> WORK INSTRUCTIONS:
Without omitting anything, retype the data that follows.

** DATA TO USE follows **

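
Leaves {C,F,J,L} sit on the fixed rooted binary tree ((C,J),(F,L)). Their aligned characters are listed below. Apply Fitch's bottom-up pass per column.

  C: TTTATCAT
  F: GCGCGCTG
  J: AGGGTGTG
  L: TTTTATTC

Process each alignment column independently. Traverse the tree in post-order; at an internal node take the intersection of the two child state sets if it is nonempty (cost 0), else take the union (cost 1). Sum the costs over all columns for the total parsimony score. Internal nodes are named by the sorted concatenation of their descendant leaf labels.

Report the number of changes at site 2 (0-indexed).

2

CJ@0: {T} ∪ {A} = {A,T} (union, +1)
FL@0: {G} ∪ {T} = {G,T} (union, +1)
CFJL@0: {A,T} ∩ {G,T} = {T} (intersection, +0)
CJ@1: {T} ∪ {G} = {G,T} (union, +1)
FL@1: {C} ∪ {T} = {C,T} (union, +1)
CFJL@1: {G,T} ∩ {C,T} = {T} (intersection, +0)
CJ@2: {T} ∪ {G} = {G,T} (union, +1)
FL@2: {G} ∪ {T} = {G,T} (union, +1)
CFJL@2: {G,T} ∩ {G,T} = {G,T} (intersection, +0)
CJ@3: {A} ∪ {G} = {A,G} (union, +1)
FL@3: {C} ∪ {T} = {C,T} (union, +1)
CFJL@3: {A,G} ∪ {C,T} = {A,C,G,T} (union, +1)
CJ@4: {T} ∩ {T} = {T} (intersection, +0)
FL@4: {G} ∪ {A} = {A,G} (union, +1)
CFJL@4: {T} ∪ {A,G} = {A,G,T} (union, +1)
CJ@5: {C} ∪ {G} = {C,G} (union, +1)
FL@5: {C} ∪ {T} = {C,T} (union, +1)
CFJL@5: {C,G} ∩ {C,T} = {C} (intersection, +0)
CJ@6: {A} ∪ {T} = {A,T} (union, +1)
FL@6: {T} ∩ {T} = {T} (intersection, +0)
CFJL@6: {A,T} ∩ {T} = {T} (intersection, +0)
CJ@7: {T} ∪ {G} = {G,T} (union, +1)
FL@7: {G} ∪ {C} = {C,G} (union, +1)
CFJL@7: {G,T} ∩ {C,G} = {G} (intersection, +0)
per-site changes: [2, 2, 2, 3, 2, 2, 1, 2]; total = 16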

** End of DATA TO USE **

> EXPECTED OUTPUT:
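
Leaves {C,F,J,L} sit on the fixed rooted binary tree ((C,J),(F,L)). Their aligned characters are listed below. Apply Fitch's bottom-up pass per column.

  C: TTTATCAT
  F: GCGCGCTG
  J: AGGGTGTG
  L: TTTTATTC

Process each alignment column independently. Traverse the tree in post-order; at an internal node take the intersection of the two child state sets if it is nonempty (cost 0), else take the union (cost 1). Sum the costs over all columns for the total parsimony score. Internal nodes are named by the sorted concatenation of their descendant leaf labels.

Report the number of changes at site 2 (0-indexed).

2

CJ@0: {T} ∪ {A} = {A,T} (union, +1)
FL@0: {G} ∪ {T} = {G,T} (union, +1)
CFJL@0: {A,T} ∩ {G,T} = {T} (intersection, +0)
CJ@1: {T} ∪ {G} = {G,T} (union, +1)
FL@1: {C} ∪ {T} = {C,T} (union, +1)
CFJL@1: {G,T} ∩ {C,T} = {T} (intersection, +0)
CJ@2: {T} ∪ {G} = {G,T} (union, +1)
FL@2: {G} ∪ {T} = {G,T} (union, +1)
CFJL@2: {G,T} ∩ {G,T} = {G,T} (intersection, +0)
CJ@3: {A} ∪ {G} = {A,G} (union, +1)
FL@3: {C} ∪ {T} = {C,T} (union, +1)
CFJL@3: {A,G} ∪ {C,T} = {A,C,G,T} (union, +1)
CJ@4: {T} ∩ {T} = {T} (intersection, +0)
FL@4: {G} ∪ {A} = {A,G} (union, +1)
CFJL@4: {T} ∪ {A,G} = {A,G,T} (union, +1)
CJ@5: {C} ∪ {G} = {C,G} (union, +1)
FL@5: {C} ∪ {T} = {C,T} (union, +1)
CFJL@5: {C,G} ∩ {C,T} = {C} (intersection, +0)
CJ@6: {A} ∪ {T} = {A,T} (union, +1)
FL@6: {T} ∩ {T} = {T} (intersection, +0)
CFJL@6: {A,T} ∩ {T} = {T} (intersection, +0)
CJ@7: {T} ∪ {G} = {G,T} (union, +1)
FL@7: {G} ∪ {C} = {C,G} (union, +1)
CFJL@7: {G,T} ∩ {C,G} = {G} (intersection, +0)
per-site changes: [2, 2, 2, 3, 2, 2, 1, 2]; total = 16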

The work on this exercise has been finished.